• **What to work on**
Please transcribe the listing in its entirety, character for character.

• **The data**
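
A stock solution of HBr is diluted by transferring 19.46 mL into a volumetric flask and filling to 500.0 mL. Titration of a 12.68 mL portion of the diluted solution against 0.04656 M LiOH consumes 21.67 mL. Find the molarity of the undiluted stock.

n(LiOH) = 0.04656 x 0.02167 = 0.001009 mol.
n(HBr) in the aliquot = 0.001009 mol.
[diluted HBr] = 0.001009 / 0.01268 = 0.07957 M.
Dilution factor = 500.0/19.46 = 25.69, so [stock] = 0.07957 x 25.69 = 2.04 M.

2.04 M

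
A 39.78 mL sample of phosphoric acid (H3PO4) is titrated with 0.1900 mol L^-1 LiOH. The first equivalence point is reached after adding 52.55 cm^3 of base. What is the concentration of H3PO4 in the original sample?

0.251 M

n(LiOH) = 0.1900 x 0.05255 = 0.009984 mol.
At the first equivalence point, 1 mol OH^- react per mol H3PO4, so n(H3PO4) = 0.009984 / 1 = 0.009984 mol.
[H3PO4] = 0.009984 / 0.03978 L = 0.251 M.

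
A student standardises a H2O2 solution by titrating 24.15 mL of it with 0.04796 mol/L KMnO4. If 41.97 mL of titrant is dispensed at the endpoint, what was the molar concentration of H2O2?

n(KMnO4) = 0.04796 x 0.04197 = 0.002013 mol.
From the balanced equation, 2 mol KMnO4 reacts with 5 mol H2O2, so n(H2O2) = 0.002013 x 5/2 = 0.005032 mol.
[H2O2] = 0.005032 / 0.02415 L = 0.208 M.

0.208 M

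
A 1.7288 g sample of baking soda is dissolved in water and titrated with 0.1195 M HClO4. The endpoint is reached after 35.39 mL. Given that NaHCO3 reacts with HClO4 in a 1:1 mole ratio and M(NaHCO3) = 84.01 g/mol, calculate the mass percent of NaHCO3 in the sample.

20.6%

n(HClO4) = 0.1195 x 0.03539 = 0.004229 mol.
n(NaHCO3) = 0.004229 / 1 = 0.004229 mol.
mass of NaHCO3 = 0.004229 x 84.01 = 0.3553 g.
% purity = 0.3553 / 1.7288 x 100 = 20.6%.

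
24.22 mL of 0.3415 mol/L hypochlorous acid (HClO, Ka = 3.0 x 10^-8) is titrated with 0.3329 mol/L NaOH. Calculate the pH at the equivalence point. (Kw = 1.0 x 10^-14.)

10.37

n(HClO) = 0.3415 x 0.02422 = 0.008271 mol; V(NaOH) at equivalence = 0.008271/0.3329 = 0.02485 L.
At equivalence all the acid is converted to ClO-; total volume = 0.02422 + 0.02485 = 0.04907 L, so [ClO-] = 0.008271/0.04907 = 0.1686 M.
Kb = Kw/Ka = 1.0e-14 / 3.0 x 10^-8 = 3.33e-7.
[OH^-] = sqrt(Kb x [ClO-]) = sqrt(3.33e-7 x 0.1686) = 0.000237 M.
pOH = 3.63, so pH = 14.00 - 3.63 = 10.37.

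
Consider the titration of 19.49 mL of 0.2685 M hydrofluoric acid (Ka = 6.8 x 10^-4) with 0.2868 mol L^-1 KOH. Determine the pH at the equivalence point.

8.15

n(HF) = 0.2685 x 0.01949 = 0.005233 mol; V(KOH) at equivalence = 0.005233/0.2868 = 0.01825 L.
At equivalence all the acid is converted to F-; total volume = 0.01949 + 0.01825 = 0.03774 L, so [F-] = 0.005233/0.03774 = 0.1387 M.
Kb = Kw/Ka = 1.0e-14 / 6.8 x 10^-4 = 1.47e-11.
[OH^-] = sqrt(Kb x [F-]) = sqrt(1.47e-11 x 0.1387) = 1.43e-6 M.
pOH = 5.85, so pH = 14.00 - 5.85 = 8.15.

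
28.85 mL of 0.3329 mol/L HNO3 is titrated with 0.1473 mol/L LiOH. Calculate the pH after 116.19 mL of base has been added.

n(acid) = 0.3329 x 0.02885 = 0.009604 mol; n(LiOH) added = 0.1473 x 0.1162 = 0.01711 mol.
Base is in excess by 0.01711 - 0.009604 = 0.007511 mol in a total volume of 0.1450 L.
[OH^-] = 0.007511/0.1450 = 0.05178 M, so pOH = 1.29 and pH = 14.00 - 1.29 = 12.71.

12.71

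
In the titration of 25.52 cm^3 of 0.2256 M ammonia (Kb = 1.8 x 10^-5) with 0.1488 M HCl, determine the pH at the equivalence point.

5.15

n(NH3) = 0.2256 x 0.02552 = 0.005757 mol; V(HCl) at equivalence = 0.005757/0.1488 = 0.03869 L.
At equivalence the base is fully converted to NH4+; total volume = 0.06421 L, so [NH4+] = 0.005757/0.06421 = 0.08966 M.
Ka(NH4+) = Kw/Kb = 1.0e-14 / 1.8 x 10^-5 = 5.56e-10.
[H^+] = sqrt(Ka x [NH4+]) = sqrt(5.56e-10 x 0.08966) = 7.06e-6 M.
pH = -log(7.06e-6) = 5.15.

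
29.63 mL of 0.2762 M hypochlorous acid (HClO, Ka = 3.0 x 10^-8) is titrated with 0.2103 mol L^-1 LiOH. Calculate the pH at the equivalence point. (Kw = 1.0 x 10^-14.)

10.30

n(HClO) = 0.2762 x 0.02963 = 0.008184 mol; V(LiOH) at equivalence = 0.008184/0.2103 = 0.03891 L.
At equivalence all the acid is converted to ClO-; total volume = 0.02963 + 0.03891 = 0.06854 L, so [ClO-] = 0.008184/0.06854 = 0.1194 M.
Kb = Kw/Ka = 1.0e-14 / 3.0 x 10^-8 = 3.33e-7.
[OH^-] = sqrt(Kb x [ClO-]) = sqrt(3.33e-7 x 0.1194) = 0.000199 M.
pOH = 3.70, so pH = 14.00 - 3.70 = 10.30.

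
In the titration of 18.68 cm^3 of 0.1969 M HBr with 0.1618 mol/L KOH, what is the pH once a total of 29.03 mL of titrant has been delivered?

12.33

n(acid) = 0.1969 x 0.01868 = 0.003678 mol; n(KOH) added = 0.1618 x 0.02903 = 0.004697 mol.
Base is in excess by 0.004697 - 0.003678 = 0.001019 mol in a total volume of 0.04771 L.
[OH^-] = 0.001019/0.04771 = 0.02136 M, so pOH = 1.67 and pH = 14.00 - 1.67 = 12.33.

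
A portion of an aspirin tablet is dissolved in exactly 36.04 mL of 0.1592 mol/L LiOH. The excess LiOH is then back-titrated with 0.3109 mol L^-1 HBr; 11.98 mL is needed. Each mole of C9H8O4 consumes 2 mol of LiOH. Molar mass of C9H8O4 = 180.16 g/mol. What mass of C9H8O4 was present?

Total n(LiOH) added = 0.1592 x 0.03604 = 0.005738 mol.
n(HBr) used = 0.3109 x 0.01198 = 0.003725 mol, which equals the excess n(LiOH).
So n(LiOH) consumed by the sample = 0.005738 - 0.003725 = 0.002013 mol.
n(C9H8O4) = 0.002013 / 2 = 0.001006 mol.
mass = 0.001006 mol x 180.16 g/mol = 0.181 g.

0.181 g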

• **Reply**
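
A stock solution of HBr is diluted by transferring 19.46 mL into a volumetric flask and filling to 500.0 mL. Titration of a 12.68 mL portion of the diluted solution against 0.04656 M LiOH consumes 21.67 mL. Find the molarity of the undiluted stock.

n(LiOH) = 0.04656 x 0.02167 = 0.001009 mol.
n(HBr) in the aliquot = 0.001009 mol.
[diluted HBr] = 0.001009 / 0.01268 = 0.07957 M.
Dilution factor = 500.0/19.46 = 25.69, so [stock] = 0.07957 x 25.69 = 2.04 M.

2.04 M

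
A 39.78 mL sample of phosphoric acid (H3PO4) is titrated with 0.1900 mol L^-1 LiOH. The first equivalence point is reached after adding 52.55 cm^3 of base. What is the concentration of H3PO4 in the original sample?

0.251 M

n(LiOH) = 0.1900 x 0.05255 = 0.009984 mol.
At the first equivalence point, 1 mol OH^- react per mol H3PO4, so n(H3PO4) = 0.009984 / 1 = 0.009984 mol.
[H3PO4] = 0.009984 / 0.03978 L = 0.251 M.

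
A student standardises a H2O2 solution by titrating 24.15 mL of it with 0.04796 mol/L KMnO4. If 41.97 mL of titrant is dispensed at the endpoint, what was the molar concentration of H2O2?

n(KMnO4) = 0.04796 x 0.04197 = 0.002013 mol.
From the balanced equation, 2 mol KMnO4 reacts with 5 mol H2O2, so n(H2O2) = 0.002013 x 5/2 = 0.005032 mol.
[H2O2] = 0.005032 / 0.02415 L = 0.208 M.

0.208 M

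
A 1.7288 g sample of baking soda is dissolved in water and titrated with 0.1195 M HClO4. The endpoint is reached after 35.39 mL. Given that NaHCO3 reacts with HClO4 in a 1:1 mole ratio and M(NaHCO3) = 84.01 g/mol, calculate the mass percent of NaHCO3 in the sample.

20.6%

n(HClO4) = 0.1195 x 0.03539 = 0.004229 mol.
n(NaHCO3) = 0.004229 / 1 = 0.004229 mol.
mass of NaHCO3 = 0.004229 x 84.01 = 0.3553 g.
% purity = 0.3553 / 1.7288 x 100 = 20.6%.

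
24.22 mL of 0.3415 mol/L hypochlorous acid (HClO, Ka = 3.0 x 10^-8) is titrated with 0.3329 mol/L NaOH. Calculate the pH at the equivalence point. (Kw = 1.0 x 10^-14.)

10.37

n(HClO) = 0.3415 x 0.02422 = 0.008271 mol; V(NaOH) at equivalence = 0.008271/0.3329 = 0.02485 L.
At equivalence all the acid is converted to ClO-; total volume = 0.02422 + 0.02485 = 0.04907 L, so [ClO-] = 0.008271/0.04907 = 0.1686 M.
Kb = Kw/Ka = 1.0e-14 / 3.0 x 10^-8 = 3.33e-7.
[OH^-] = sqrt(Kb x [ClO-]) = sqrt(3.33e-7 x 0.1686) = 0.000237 M.
pOH = 3.63, so pH = 14.00 - 3.63 = 10.37.

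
Consider the titration of 19.49 mL of 0.2685 M hydrofluoric acid (Ka = 6.8 x 10^-4) with 0.2868 mol L^-1 KOH. Determine the pH at the equivalence point.

8.15

n(HF) = 0.2685 x 0.01949 = 0.005233 mol; V(KOH) at equivalence = 0.005233/0.2868 = 0.01825 L.
At equivalence all the acid is converted to F-; total volume = 0.01949 + 0.01825 = 0.03774 L, so [F-] = 0.005233/0.03774 = 0.1387 M.
Kb = Kw/Ka = 1.0e-14 / 6.8 x 10^-4 = 1.47e-11.
[OH^-] = sqrt(Kb x [F-]) = sqrt(1.47e-11 x 0.1387) = 1.43e-6 M.
pOH = 5.85, so pH = 14.00 - 5.85 = 8.15.

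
28.85 mL of 0.3329 mol/L HNO3 is titrated with 0.1473 mol/L LiOH. Calculate the pH after 116.19 mL of base has been added.

n(acid) = 0.3329 x 0.02885 = 0.009604 mol; n(LiOH) added = 0.1473 x 0.1162 = 0.01711 mol.
Base is in excess by 0.01711 - 0.009604 = 0.007511 mol in a total volume of 0.1450 L.
[OH^-] = 0.007511/0.1450 = 0.05178 M, so pOH = 1.29 and pH = 14.00 - 1.29 = 12.71.

12.71

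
In the titration of 25.52 cm^3 of 0.2256 M ammonia (Kb = 1.8 x 10^-5) with 0.1488 M HCl, determine the pH at the equivalence point.

5.15

n(NH3) = 0.2256 x 0.02552 = 0.005757 mol; V(HCl) at equivalence = 0.005757/0.1488 = 0.03869 L.
At equivalence the base is fully converted to NH4+; total volume = 0.06421 L, so [NH4+] = 0.005757/0.06421 = 0.08966 M.
Ka(NH4+) = Kw/Kb = 1.0e-14 / 1.8 x 10^-5 = 5.56e-10.
[H^+] = sqrt(Ka x [NH4+]) = sqrt(5.56e-10 x 0.08966) = 7.06e-6 M.
pH = -log(7.06e-6) = 5.15.

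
29.63 mL of 0.2762 M hypochlorous acid (HClO, Ka = 3.0 x 10^-8) is titrated with 0.2103 mol L^-1 LiOH. Calculate the pH at the equivalence point. (Kw = 1.0 x 10^-14.)

10.30

n(HClO) = 0.2762 x 0.02963 = 0.008184 mol; V(LiOH) at equivalence = 0.008184/0.2103 = 0.03891 L.
At equivalence all the acid is converted to ClO-; total volume = 0.02963 + 0.03891 = 0.06854 L, so [ClO-] = 0.008184/0.06854 = 0.1194 M.
Kb = Kw/Ka = 1.0e-14 / 3.0 x 10^-8 = 3.33e-7.
[OH^-] = sqrt(Kb x [ClO-]) = sqrt(3.33e-7 x 0.1194) = 0.000199 M.
pOH = 3.70, so pH = 14.00 - 3.70 = 10.30.

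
In the titration of 18.68 cm^3 of 0.1969 M HBr with 0.1618 mol/L KOH, what is the pH once a total of 29.03 mL of titrant has been delivered?

12.33

n(acid) = 0.1969 x 0.01868 = 0.003678 mol; n(KOH) added = 0.1618 x 0.02903 = 0.004697 mol.
Base is in excess by 0.004697 - 0.003678 = 0.001019 mol in a total volume of 0.04771 L.
[OH^-] = 0.001019/0.04771 = 0.02136 M, so pOH = 1.67 and pH = 14.00 - 1.67 = 12.33.

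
A portion of an aspirin tablet is dissolved in exactly 36.04 mL of 0.1592 mol/L LiOH. The excess LiOH is then back-titrated with 0.3109 mol L^-1 HBr; 11.98 mL is needed. Each mole of C9H8O4 consumes 2 mol of LiOH. Molar mass of C9H8O4 = 180.16 g/mol. What mass of C9H8O4 was present?

Total n(LiOH) added = 0.1592 x 0.03604 = 0.005738 mol.
n(HBr) used = 0.3109 x 0.01198 = 0.003725 mol, which equals the excess n(LiOH).
So n(LiOH) consumed by the sample = 0.005738 - 0.003725 = 0.002013 mol.
n(C9H8O4) = 0.002013 / 2 = 0.001006 mol.
mass = 0.001006 mol x 180.16 g/mol = 0.181 g.

0.181 g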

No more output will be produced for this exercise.